Exercise prompt:
Word for word, give the entries back.

====

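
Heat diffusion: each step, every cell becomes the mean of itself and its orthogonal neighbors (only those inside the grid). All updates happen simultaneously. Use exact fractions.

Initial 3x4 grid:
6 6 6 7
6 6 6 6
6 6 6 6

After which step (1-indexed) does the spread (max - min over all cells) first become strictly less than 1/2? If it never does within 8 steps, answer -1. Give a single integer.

Step 1: max=19/3, min=6, spread=1/3
  -> spread < 1/2 first at step 1
Step 2: max=113/18, min=6, spread=5/18
Step 3: max=1337/216, min=6, spread=41/216
Step 4: max=159737/25920, min=6, spread=4217/25920
Step 5: max=9540349/1555200, min=43279/7200, spread=38417/311040
Step 6: max=571072211/93312000, min=866597/144000, spread=1903471/18662400
Step 7: max=34193309089/5598720000, min=26035759/4320000, spread=18038617/223948800
Step 8: max=2048807382851/335923200000, min=2345726759/388800000, spread=883978523/13436928000

Answer: 1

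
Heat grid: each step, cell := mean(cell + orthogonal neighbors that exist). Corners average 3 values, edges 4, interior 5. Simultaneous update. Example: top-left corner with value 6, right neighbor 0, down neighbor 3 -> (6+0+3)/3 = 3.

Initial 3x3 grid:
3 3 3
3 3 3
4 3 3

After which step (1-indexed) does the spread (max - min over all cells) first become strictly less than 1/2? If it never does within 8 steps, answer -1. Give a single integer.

Step 1: max=10/3, min=3, spread=1/3
  -> spread < 1/2 first at step 1
Step 2: max=59/18, min=3, spread=5/18
Step 3: max=689/216, min=3, spread=41/216
Step 4: max=41011/12960, min=1091/360, spread=347/2592
Step 5: max=2439737/777600, min=10957/3600, spread=2921/31104
Step 6: max=145796539/46656000, min=1321483/432000, spread=24611/373248
Step 7: max=8716802033/2799360000, min=29816741/9720000, spread=207329/4478976
Step 8: max=521914752451/167961600000, min=1594001599/518400000, spread=1746635/53747712

Answer: 1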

====

Completed task:
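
Heat diffusion: each step, every cell becomes the mean of itself and its orthogonal neighbors (only those inside the grid). All updates happen simultaneously. Use exact fractions.

Initial 3x4 grid:
6 6 6 7
6 6 6 6
6 6 6 6

After which step (1-indexed) does the spread (max - min over all cells) first become strictly less than 1/2? If it never does within 8 steps, answer -1. Give a single integer.

Step 1: max=19/3, min=6, spread=1/3
  -> spread < 1/2 first at step 1
Step 2: max=113/18, min=6, spread=5/18
Step 3: max=1337/216, min=6, spread=41/216
Step 4: max=159737/25920, min=6, spread=4217/25920
Step 5: max=9540349/1555200, min=43279/7200, spread=38417/311040
Step 6: max=571072211/93312000, min=866597/144000, spread=1903471/18662400
Step 7: max=34193309089/5598720000, min=26035759/4320000, spread=18038617/223948800
Step 8: max=2048807382851/335923200000, min=2345726759/388800000, spread=883978523/13436928000

Answer: 1

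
Heat grid: each step, cell := mean(cell + orthogonal neighbors that exist). Corners average 3 values, edges 4, interior 5. Simultaneous update. Example: top-left corner with value 6, right neighbor 0, down neighbor 3 -> (6+0+3)/3 = 3.

Initial 3x3 grid:
3 3 3
3 3 3
4 3 3

After which step (1-indexed) does the spread (max - min over all cells) first become strictly less than 1/2? If it never does within 8 steps, answer -1. Give a single integer.

Step 1: max=10/3, min=3, spread=1/3
  -> spread < 1/2 first at step 1
Step 2: max=59/18, min=3, spread=5/18
Step 3: max=689/216, min=3, spread=41/216
Step 4: max=41011/12960, min=1091/360, spread=347/2592
Step 5: max=2439737/777600, min=10957/3600, spread=2921/31104
Step 6: max=145796539/46656000, min=1321483/432000, spread=24611/373248
Step 7: max=8716802033/2799360000, min=29816741/9720000, spread=207329/4478976
Step 8: max=521914752451/167961600000, min=1594001599/518400000, spread=1746635/53747712

Answer: 1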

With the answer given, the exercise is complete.